Directions:
Copy the lines below that contain "initial".

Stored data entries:
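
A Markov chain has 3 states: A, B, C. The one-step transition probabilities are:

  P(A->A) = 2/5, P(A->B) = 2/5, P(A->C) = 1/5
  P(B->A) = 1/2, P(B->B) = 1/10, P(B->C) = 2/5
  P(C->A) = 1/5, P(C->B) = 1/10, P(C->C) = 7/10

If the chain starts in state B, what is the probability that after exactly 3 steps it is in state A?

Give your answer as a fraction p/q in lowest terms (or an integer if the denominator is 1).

Answer: 341/1000

Derivation:
Computing P^3 by repeated multiplication:
P^1 =
  A: [2/5, 2/5, 1/5]
  B: [1/2, 1/10, 2/5]
  C: [1/5, 1/10, 7/10]
P^2 =
  A: [2/5, 11/50, 19/50]
  B: [33/100, 1/4, 21/50]
  C: [27/100, 4/25, 57/100]
P^3 =
  A: [173/500, 11/50, 217/500]
  B: [341/1000, 199/1000, 23/50]
  C: [151/500, 181/1000, 517/1000]

(P^3)[B -> A] = 341/1000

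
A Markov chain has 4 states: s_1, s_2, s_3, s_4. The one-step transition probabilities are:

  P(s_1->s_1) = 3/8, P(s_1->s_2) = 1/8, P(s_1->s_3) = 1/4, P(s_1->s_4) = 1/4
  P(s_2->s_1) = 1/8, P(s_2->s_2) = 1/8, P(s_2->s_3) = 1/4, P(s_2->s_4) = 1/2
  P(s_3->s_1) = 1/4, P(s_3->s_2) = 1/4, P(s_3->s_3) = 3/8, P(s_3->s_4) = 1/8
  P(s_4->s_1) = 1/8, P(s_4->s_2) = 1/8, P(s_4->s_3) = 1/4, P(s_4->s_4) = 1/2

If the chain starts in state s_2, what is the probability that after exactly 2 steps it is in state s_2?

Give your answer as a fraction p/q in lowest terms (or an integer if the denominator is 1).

Answer: 5/32

Derivation:
Computing P^2 by repeated multiplication:
P^1 =
  s_1: [3/8, 1/8, 1/4, 1/4]
  s_2: [1/8, 1/8, 1/4, 1/2]
  s_3: [1/4, 1/4, 3/8, 1/8]
  s_4: [1/8, 1/8, 1/4, 1/2]
P^2 =
  s_1: [1/4, 5/32, 9/32, 5/16]
  s_2: [3/16, 5/32, 9/32, 3/8]
  s_3: [15/64, 11/64, 19/64, 19/64]
  s_4: [3/16, 5/32, 9/32, 3/8]

(P^2)[s_2 -> s_2] = 5/32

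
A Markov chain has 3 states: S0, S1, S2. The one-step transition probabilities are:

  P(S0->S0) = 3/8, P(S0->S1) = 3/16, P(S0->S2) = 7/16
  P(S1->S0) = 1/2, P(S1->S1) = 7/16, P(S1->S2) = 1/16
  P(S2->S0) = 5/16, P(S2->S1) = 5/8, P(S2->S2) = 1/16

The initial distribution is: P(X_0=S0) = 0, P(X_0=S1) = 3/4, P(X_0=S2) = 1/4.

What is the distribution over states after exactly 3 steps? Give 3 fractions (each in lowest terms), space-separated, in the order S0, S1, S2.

Answer: 3297/8192 3057/8192 919/4096

Derivation:
Propagating the distribution step by step (d_{t+1} = d_t * P):
d_0 = (S0=0, S1=3/4, S2=1/4)
  d_1[S0] = 0*3/8 + 3/4*1/2 + 1/4*5/16 = 29/64
  d_1[S1] = 0*3/16 + 3/4*7/16 + 1/4*5/8 = 31/64
  d_1[S2] = 0*7/16 + 3/4*1/16 + 1/4*1/16 = 1/16
d_1 = (S0=29/64, S1=31/64, S2=1/16)
  d_2[S0] = 29/64*3/8 + 31/64*1/2 + 1/16*5/16 = 221/512
  d_2[S1] = 29/64*3/16 + 31/64*7/16 + 1/16*5/8 = 43/128
  d_2[S2] = 29/64*7/16 + 31/64*1/16 + 1/16*1/16 = 119/512
d_2 = (S0=221/512, S1=43/128, S2=119/512)
  d_3[S0] = 221/512*3/8 + 43/128*1/2 + 119/512*5/16 = 3297/8192
  d_3[S1] = 221/512*3/16 + 43/128*7/16 + 119/512*5/8 = 3057/8192
  d_3[S2] = 221/512*7/16 + 43/128*1/16 + 119/512*1/16 = 919/4096
d_3 = (S0=3297/8192, S1=3057/8192, S2=919/4096)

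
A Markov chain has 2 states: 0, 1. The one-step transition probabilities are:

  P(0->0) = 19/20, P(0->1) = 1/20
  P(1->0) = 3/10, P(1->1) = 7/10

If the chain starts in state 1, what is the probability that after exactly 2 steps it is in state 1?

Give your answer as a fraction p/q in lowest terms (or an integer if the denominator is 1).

Computing P^2 by repeated multiplication:
P^1 =
  0: [19/20, 1/20]
  1: [3/10, 7/10]
P^2 =
  0: [367/400, 33/400]
  1: [99/200, 101/200]

(P^2)[1 -> 1] = 101/200

Answer: 101/200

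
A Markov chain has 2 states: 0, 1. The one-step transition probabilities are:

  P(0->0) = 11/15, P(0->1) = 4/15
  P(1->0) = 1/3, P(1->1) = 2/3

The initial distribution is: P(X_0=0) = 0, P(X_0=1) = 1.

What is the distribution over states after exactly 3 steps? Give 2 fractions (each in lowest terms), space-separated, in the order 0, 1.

Answer: 13/25 12/25

Derivation:
Propagating the distribution step by step (d_{t+1} = d_t * P):
d_0 = (0=0, 1=1)
  d_1[0] = 0*11/15 + 1*1/3 = 1/3
  d_1[1] = 0*4/15 + 1*2/3 = 2/3
d_1 = (0=1/3, 1=2/3)
  d_2[0] = 1/3*11/15 + 2/3*1/3 = 7/15
  d_2[1] = 1/3*4/15 + 2/3*2/3 = 8/15
d_2 = (0=7/15, 1=8/15)
  d_3[0] = 7/15*11/15 + 8/15*1/3 = 13/25
  d_3[1] = 7/15*4/15 + 8/15*2/3 = 12/25
d_3 = (0=13/25, 1=12/25)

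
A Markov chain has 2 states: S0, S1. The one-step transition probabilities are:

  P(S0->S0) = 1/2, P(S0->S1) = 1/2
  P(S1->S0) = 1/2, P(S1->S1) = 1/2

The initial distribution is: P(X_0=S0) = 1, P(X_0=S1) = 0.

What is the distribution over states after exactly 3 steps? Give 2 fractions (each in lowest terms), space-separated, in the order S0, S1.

Answer: 1/2 1/2

Derivation:
Propagating the distribution step by step (d_{t+1} = d_t * P):
d_0 = (S0=1, S1=0)
  d_1[S0] = 1*1/2 + 0*1/2 = 1/2
  d_1[S1] = 1*1/2 + 0*1/2 = 1/2
d_1 = (S0=1/2, S1=1/2)
  d_2[S0] = 1/2*1/2 + 1/2*1/2 = 1/2
  d_2[S1] = 1/2*1/2 + 1/2*1/2 = 1/2
d_2 = (S0=1/2, S1=1/2)
  d_3[S0] = 1/2*1/2 + 1/2*1/2 = 1/2
  d_3[S1] = 1/2*1/2 + 1/2*1/2 = 1/2
d_3 = (S0=1/2, S1=1/2)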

Solution to this problem:
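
The initial distribution is: P(X_0=S0) = 0, P(X_0=S1) = 3/4, P(X_0=S2) = 1/4.
The initial distribution is: P(X_0=0) = 0, P(X_0=1) = 1.
The initial distribution is: P(X_0=S0) = 1, P(X_0=S1) = 0.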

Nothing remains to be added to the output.